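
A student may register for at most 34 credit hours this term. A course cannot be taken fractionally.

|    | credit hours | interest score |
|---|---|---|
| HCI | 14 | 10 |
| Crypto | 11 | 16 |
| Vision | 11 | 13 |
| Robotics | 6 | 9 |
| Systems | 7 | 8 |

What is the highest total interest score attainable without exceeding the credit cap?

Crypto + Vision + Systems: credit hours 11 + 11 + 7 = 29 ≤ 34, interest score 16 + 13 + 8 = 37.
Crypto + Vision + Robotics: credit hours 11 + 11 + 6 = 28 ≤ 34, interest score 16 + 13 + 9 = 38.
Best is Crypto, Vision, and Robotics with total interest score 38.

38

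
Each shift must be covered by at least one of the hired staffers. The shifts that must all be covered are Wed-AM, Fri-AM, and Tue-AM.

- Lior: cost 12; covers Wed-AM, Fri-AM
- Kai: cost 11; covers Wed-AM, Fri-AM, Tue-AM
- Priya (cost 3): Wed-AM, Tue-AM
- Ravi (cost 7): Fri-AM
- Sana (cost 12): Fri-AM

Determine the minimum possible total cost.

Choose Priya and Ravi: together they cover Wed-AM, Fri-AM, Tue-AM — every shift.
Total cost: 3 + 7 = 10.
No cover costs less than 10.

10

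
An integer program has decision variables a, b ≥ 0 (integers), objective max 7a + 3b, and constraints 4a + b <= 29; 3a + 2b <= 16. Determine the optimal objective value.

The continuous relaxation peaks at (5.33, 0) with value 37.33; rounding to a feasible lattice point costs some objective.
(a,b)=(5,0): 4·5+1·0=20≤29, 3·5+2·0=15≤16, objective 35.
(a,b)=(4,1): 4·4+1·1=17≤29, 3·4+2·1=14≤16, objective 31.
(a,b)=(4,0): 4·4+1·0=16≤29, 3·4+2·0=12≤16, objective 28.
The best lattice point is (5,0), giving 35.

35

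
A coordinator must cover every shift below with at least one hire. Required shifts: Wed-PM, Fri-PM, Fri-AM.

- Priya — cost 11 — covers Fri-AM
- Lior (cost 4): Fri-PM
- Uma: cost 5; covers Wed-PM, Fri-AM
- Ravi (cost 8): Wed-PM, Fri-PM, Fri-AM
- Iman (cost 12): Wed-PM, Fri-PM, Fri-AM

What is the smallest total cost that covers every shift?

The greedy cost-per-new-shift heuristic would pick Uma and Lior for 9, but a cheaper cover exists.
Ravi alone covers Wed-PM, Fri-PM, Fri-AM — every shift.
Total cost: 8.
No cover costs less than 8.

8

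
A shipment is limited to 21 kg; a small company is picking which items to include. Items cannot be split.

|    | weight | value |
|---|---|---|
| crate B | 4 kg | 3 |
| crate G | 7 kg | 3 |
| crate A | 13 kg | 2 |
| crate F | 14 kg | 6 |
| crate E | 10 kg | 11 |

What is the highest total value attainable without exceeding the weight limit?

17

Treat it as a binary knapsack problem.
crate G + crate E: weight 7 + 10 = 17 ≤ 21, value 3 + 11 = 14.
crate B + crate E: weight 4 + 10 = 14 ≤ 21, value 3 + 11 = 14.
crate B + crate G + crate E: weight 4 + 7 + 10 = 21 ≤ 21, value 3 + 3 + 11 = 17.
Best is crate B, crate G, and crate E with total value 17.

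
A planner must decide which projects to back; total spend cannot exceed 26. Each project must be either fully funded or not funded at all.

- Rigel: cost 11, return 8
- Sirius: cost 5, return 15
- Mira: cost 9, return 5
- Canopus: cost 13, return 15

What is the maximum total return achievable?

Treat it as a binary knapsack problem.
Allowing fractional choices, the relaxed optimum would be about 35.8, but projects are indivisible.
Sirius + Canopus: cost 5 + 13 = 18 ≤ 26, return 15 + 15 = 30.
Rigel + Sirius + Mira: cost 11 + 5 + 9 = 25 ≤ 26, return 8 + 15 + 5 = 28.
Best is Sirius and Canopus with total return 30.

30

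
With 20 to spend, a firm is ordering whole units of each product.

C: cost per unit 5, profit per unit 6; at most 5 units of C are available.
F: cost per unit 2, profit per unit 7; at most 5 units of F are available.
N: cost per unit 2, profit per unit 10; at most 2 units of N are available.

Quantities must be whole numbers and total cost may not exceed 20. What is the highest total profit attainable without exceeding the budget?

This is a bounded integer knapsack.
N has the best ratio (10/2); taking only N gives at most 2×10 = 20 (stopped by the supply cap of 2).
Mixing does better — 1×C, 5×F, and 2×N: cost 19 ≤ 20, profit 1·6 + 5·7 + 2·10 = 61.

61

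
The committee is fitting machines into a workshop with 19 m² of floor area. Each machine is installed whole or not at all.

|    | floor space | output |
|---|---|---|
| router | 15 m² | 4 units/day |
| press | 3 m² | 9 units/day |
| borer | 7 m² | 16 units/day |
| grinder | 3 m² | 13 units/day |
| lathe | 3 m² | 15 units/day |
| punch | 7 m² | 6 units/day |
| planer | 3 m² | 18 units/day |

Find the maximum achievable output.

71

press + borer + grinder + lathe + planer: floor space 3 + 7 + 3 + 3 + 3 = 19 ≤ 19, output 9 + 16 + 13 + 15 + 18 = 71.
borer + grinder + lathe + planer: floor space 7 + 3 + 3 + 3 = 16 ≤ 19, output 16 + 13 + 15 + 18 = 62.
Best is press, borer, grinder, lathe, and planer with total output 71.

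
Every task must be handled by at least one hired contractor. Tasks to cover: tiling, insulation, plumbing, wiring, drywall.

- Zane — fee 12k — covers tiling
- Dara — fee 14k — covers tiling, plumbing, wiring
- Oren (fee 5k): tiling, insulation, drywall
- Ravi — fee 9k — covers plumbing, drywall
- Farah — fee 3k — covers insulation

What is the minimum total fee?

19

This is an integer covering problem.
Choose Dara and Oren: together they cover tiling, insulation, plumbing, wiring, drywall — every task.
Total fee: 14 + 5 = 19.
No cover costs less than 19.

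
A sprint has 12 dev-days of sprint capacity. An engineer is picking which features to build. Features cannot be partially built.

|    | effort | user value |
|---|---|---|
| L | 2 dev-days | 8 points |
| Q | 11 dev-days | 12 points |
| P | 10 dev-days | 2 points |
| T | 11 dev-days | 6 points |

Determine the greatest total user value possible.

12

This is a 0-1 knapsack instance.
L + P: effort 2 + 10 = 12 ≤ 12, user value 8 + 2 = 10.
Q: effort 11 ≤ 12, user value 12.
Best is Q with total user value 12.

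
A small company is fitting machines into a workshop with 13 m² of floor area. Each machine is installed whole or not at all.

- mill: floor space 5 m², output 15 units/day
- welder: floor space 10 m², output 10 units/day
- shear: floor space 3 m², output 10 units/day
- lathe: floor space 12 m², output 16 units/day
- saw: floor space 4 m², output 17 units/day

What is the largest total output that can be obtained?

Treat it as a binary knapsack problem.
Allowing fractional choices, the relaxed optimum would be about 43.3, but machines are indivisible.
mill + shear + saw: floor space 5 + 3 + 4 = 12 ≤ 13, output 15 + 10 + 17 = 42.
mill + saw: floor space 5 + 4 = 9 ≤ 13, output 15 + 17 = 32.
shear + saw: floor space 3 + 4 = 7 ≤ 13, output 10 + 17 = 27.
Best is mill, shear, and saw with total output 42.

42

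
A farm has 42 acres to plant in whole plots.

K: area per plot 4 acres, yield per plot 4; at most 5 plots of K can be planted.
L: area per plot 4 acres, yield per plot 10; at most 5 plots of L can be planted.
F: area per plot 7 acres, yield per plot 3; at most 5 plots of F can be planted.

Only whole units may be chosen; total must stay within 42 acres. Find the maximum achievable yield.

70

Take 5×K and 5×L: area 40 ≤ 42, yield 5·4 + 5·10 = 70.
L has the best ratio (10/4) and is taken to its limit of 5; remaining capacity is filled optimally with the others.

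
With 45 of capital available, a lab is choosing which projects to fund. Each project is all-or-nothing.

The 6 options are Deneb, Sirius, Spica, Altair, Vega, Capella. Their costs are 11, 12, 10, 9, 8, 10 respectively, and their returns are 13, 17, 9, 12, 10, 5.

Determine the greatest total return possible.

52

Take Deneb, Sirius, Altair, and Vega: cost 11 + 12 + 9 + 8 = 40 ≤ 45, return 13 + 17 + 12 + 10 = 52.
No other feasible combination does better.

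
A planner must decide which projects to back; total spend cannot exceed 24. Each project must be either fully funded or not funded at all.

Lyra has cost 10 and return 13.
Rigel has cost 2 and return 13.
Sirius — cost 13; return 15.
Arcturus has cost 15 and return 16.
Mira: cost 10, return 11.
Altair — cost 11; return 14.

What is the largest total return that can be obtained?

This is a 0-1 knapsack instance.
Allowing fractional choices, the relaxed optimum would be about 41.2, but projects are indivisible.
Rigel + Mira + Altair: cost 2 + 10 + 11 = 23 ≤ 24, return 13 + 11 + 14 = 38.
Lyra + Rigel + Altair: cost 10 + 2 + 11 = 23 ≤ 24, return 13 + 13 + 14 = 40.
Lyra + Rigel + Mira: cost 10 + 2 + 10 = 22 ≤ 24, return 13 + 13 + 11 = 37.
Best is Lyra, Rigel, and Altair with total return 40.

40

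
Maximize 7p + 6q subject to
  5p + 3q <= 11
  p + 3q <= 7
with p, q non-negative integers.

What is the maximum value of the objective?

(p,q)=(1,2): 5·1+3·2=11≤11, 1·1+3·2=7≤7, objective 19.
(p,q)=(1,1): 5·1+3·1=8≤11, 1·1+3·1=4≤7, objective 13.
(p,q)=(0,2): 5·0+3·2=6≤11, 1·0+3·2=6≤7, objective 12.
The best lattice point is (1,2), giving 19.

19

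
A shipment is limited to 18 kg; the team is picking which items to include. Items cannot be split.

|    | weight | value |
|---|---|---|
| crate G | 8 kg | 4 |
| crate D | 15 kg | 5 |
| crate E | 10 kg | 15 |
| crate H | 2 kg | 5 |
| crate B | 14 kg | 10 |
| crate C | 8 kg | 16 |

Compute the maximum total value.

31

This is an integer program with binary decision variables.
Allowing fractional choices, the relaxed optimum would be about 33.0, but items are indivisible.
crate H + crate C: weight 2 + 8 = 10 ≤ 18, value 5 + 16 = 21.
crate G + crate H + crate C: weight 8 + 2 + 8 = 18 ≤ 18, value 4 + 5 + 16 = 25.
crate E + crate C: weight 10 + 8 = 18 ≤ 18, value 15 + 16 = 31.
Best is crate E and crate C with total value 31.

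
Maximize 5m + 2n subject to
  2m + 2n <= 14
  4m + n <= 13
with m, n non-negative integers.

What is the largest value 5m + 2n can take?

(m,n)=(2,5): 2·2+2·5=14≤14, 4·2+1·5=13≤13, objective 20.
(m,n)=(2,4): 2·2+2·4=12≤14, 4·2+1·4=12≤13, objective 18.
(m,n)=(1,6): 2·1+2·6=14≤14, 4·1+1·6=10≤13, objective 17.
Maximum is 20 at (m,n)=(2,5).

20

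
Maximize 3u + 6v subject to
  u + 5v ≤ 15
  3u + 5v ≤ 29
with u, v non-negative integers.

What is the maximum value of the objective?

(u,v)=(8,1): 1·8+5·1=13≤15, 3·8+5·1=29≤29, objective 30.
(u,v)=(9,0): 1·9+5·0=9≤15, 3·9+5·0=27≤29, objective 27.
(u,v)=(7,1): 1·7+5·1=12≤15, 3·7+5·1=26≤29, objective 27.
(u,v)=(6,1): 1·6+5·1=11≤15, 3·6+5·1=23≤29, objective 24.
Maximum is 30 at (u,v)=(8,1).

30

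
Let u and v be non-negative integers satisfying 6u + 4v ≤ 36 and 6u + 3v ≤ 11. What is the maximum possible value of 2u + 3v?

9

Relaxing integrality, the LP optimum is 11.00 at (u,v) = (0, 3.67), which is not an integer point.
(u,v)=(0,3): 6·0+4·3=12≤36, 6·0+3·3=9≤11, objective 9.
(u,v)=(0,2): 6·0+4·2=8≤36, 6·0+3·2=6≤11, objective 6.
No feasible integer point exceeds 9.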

==

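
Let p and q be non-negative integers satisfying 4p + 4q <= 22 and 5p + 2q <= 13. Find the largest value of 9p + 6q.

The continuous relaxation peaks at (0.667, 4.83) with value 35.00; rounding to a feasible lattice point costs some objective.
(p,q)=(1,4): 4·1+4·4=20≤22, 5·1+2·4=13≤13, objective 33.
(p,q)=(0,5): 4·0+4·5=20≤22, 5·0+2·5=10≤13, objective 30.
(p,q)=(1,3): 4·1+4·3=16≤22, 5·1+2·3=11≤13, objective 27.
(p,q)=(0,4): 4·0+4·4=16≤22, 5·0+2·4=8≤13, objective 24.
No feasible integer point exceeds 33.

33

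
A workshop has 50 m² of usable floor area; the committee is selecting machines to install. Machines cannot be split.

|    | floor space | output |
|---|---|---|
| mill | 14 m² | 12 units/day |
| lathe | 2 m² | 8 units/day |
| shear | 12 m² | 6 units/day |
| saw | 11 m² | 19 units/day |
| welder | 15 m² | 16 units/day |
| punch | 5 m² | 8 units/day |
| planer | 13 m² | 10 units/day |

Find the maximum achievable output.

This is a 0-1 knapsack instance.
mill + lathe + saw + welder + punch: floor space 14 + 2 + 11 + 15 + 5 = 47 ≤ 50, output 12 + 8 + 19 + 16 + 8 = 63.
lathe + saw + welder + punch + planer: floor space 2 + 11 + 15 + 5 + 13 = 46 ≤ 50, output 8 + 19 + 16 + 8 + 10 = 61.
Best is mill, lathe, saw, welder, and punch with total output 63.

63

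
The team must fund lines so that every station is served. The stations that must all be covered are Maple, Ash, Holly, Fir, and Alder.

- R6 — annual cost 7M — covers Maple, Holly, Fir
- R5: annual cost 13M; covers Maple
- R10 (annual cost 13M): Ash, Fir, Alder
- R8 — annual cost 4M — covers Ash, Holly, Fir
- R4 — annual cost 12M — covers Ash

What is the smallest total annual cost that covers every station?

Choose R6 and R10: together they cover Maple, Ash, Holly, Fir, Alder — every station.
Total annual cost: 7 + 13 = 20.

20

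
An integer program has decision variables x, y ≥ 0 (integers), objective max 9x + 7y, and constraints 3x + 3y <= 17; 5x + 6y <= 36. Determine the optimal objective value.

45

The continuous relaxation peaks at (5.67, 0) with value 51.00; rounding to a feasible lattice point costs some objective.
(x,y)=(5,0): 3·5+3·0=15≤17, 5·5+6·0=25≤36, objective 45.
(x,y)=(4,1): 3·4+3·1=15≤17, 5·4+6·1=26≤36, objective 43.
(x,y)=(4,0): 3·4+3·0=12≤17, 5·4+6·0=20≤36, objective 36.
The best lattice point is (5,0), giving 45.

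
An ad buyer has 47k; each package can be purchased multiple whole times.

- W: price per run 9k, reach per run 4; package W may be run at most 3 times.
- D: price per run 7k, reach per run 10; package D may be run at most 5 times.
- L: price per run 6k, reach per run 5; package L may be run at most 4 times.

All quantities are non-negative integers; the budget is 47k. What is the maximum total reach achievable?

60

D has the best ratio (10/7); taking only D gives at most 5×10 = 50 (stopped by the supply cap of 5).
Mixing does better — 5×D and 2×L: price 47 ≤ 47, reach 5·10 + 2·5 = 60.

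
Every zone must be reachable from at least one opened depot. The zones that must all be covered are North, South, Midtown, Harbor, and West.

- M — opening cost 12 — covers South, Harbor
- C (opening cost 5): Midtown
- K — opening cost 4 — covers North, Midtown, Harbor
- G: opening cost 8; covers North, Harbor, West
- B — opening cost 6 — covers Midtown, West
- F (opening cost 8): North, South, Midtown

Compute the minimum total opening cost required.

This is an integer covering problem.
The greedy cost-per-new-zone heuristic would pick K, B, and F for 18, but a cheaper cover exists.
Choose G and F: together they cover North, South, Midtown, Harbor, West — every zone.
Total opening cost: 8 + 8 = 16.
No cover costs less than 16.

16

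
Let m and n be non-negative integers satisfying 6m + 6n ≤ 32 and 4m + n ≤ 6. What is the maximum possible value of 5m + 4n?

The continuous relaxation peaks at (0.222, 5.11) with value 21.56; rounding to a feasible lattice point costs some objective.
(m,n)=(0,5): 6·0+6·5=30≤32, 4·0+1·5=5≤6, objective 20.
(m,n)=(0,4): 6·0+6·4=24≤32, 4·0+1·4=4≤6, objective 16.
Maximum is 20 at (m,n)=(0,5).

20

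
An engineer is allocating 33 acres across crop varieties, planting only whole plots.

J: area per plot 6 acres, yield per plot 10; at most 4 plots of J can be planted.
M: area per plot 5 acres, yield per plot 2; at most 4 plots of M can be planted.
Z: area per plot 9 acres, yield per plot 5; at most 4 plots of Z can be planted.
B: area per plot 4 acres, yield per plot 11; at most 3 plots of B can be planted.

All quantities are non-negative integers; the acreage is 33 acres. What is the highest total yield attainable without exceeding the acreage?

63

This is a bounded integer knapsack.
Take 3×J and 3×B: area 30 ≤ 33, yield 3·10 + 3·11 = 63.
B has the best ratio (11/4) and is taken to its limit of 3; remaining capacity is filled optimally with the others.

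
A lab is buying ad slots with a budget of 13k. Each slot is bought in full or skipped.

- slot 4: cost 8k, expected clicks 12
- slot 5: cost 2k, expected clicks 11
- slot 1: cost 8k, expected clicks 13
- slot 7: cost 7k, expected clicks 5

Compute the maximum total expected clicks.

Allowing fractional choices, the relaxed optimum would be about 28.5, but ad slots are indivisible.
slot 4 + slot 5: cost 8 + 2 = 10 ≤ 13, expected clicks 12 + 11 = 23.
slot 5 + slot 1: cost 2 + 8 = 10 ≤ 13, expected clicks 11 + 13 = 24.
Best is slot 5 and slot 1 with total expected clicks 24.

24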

▸ **Instructions for the task**
Write down again, exactly as given, only the lines above that fall from the line with "- Priya — cost 11 — covers Fri-AM" to the line with "10 kg | 11 |", inclusive.

▸ **Answer to the exercise**
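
- Priya — cost 11 — covers Fri-AM
- Lior (cost 4): Fri-PM
- Uma: cost 5; covers Wed-PM, Fri-AM
- Ravi (cost 8): Wed-PM, Fri-PM, Fri-AM
- Iman (cost 12): Wed-PM, Fri-PM, Fri-AM

What is the smallest total cost that covers every shift?

The greedy cost-per-new-shift heuristic would pick Uma and Lior for 9, but a cheaper cover exists.
Ravi alone covers Wed-PM, Fri-PM, Fri-AM — every shift.
Total cost: 8.
No cover costs less than 8.

8

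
A shipment is limited to 21 kg; a small company is picking which items to include. Items cannot be split.

|    | weight | value |
|---|---|---|
| crate B | 4 kg | 3 |
| crate G | 7 kg | 3 |
| crate A | 13 kg | 2 |
| crate F | 14 kg | 6 |
| crate E | 10 kg | 11 |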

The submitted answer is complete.